WORK TO BE COMPLETED: A word-for-word copy of the entries below is required.

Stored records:

● ● ● ●

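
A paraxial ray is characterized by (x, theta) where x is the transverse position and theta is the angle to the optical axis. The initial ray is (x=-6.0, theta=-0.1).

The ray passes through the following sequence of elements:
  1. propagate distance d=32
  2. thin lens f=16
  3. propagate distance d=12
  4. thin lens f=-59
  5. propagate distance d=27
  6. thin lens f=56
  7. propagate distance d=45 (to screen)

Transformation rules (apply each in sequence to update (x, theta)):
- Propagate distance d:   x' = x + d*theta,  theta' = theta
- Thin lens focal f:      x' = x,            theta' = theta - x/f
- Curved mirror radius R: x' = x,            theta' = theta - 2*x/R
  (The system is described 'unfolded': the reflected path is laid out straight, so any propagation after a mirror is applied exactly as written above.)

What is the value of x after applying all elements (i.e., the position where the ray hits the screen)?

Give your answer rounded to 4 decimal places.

Answer: 20.2226

Derivation:
Initial: x=-6.0000 theta=-0.1000
After 1 (propagate distance d=32): x=-9.2000 theta=-0.1000
After 2 (thin lens f=16): x=-9.2000 theta=0.4750
After 3 (propagate distance d=12): x=-3.5000 theta=0.4750
After 4 (thin lens f=-59): x=-3.5000 theta=981/2360 (≈0.4157)
After 5 (propagate distance d=27): x=18227/2360 (≈7.7233) theta=981/2360 (≈0.4157)
After 6 (thin lens f=56): x=18227/2360 (≈7.7233) theta=36709/132160 (≈0.2778)
After 7 (propagate distance d=45 (to screen)): x=2672617/132160 (≈20.2226) theta=36709/132160 (≈0.2778)
Rounded to 4 decimal places: x = 20.2226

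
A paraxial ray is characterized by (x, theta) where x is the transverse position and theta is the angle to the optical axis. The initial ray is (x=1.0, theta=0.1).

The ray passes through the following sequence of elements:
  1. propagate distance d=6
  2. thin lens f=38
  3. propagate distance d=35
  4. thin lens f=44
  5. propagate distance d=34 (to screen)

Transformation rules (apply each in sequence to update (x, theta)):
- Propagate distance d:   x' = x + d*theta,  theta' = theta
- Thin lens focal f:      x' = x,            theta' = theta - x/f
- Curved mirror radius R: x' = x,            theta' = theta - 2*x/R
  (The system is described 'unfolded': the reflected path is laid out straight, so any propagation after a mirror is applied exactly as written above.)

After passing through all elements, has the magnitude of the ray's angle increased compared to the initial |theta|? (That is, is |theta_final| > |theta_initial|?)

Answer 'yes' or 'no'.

Answer: no

Derivation:
Initial: x=1.0000 theta=0.1000
After 1 (propagate distance d=6): x=1.6000 theta=0.1000
After 2 (thin lens f=38): x=1.6000 theta=11/190 (≈0.0579)
After 3 (propagate distance d=35): x=689/190 (≈3.6263) theta=11/190 (≈0.0579)
After 4 (thin lens f=44): x=689/190 (≈3.6263) theta=-41/1672 (≈-0.0245)
After 5 (propagate distance d=34 (to screen)): x=11673/4180 (≈2.7926) theta=-41/1672 (≈-0.0245)
|theta_initial|=0.1000 |theta_final|=41/1672 (≈0.0245) -> not increased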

● ● ● ●

SOLUTION FOR THIS EXERCISE:
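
A paraxial ray is characterized by (x, theta) where x is the transverse position and theta is the angle to the optical axis. The initial ray is (x=-6.0, theta=-0.1).

The ray passes through the following sequence of elements:
  1. propagate distance d=32
  2. thin lens f=16
  3. propagate distance d=12
  4. thin lens f=-59
  5. propagate distance d=27
  6. thin lens f=56
  7. propagate distance d=45 (to screen)

Transformation rules (apply each in sequence to update (x, theta)):
- Propagate distance d:   x' = x + d*theta,  theta' = theta
- Thin lens focal f:      x' = x,            theta' = theta - x/f
- Curved mirror radius R: x' = x,            theta' = theta - 2*x/R
  (The system is described 'unfolded': the reflected path is laid out straight, so any propagation after a mirror is applied exactly as written above.)

What is the value of x after applying all elements (i.e., the position where the ray hits the screen)?

Give your answer rounded to 4 decimal places.

Answer: 20.2226

Derivation:
Initial: x=-6.0000 theta=-0.1000
After 1 (propagate distance d=32): x=-9.2000 theta=-0.1000
After 2 (thin lens f=16): x=-9.2000 theta=0.4750
After 3 (propagate distance d=12): x=-3.5000 theta=0.4750
After 4 (thin lens f=-59): x=-3.5000 theta=981/2360 (≈0.4157)
After 5 (propagate distance d=27): x=18227/2360 (≈7.7233) theta=981/2360 (≈0.4157)
After 6 (thin lens f=56): x=18227/2360 (≈7.7233) theta=36709/132160 (≈0.2778)
After 7 (propagate distance d=45 (to screen)): x=2672617/132160 (≈20.2226) theta=36709/132160 (≈0.2778)
Rounded to 4 decimal places: x = 20.2226

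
A paraxial ray is characterized by (x, theta) where x is the transverse position and theta is the angle to the optical axis. The initial ray is (x=1.0, theta=0.1).

The ray passes through the following sequence of elements:
  1. propagate distance d=6
  2. thin lens f=38
  3. propagate distance d=35
  4. thin lens f=44
  5. propagate distance d=34 (to screen)

Transformation rules (apply each in sequence to update (x, theta)):
- Propagate distance d:   x' = x + d*theta,  theta' = theta
- Thin lens focal f:      x' = x,            theta' = theta - x/f
- Curved mirror radius R: x' = x,            theta' = theta - 2*x/R
  (The system is described 'unfolded': the reflected path is laid out straight, so any propagation after a mirror is applied exactly as written above.)

After passing through all elements, has the magnitude of the ray's angle increased compared to the initial |theta|? (That is, is |theta_final| > |theta_initial|?)

Answer 'yes' or 'no'.

Answer: no

Derivation:
Initial: x=1.0000 theta=0.1000
After 1 (propagate distance d=6): x=1.6000 theta=0.1000
After 2 (thin lens f=38): x=1.6000 theta=11/190 (≈0.0579)
After 3 (propagate distance d=35): x=689/190 (≈3.6263) theta=11/190 (≈0.0579)
After 4 (thin lens f=44): x=689/190 (≈3.6263) theta=-41/1672 (≈-0.0245)
After 5 (propagate distance d=34 (to screen)): x=11673/4180 (≈2.7926) theta=-41/1672 (≈-0.0245)
|theta_initial|=0.1000 |theta_final|=41/1672 (≈0.0245) -> not increased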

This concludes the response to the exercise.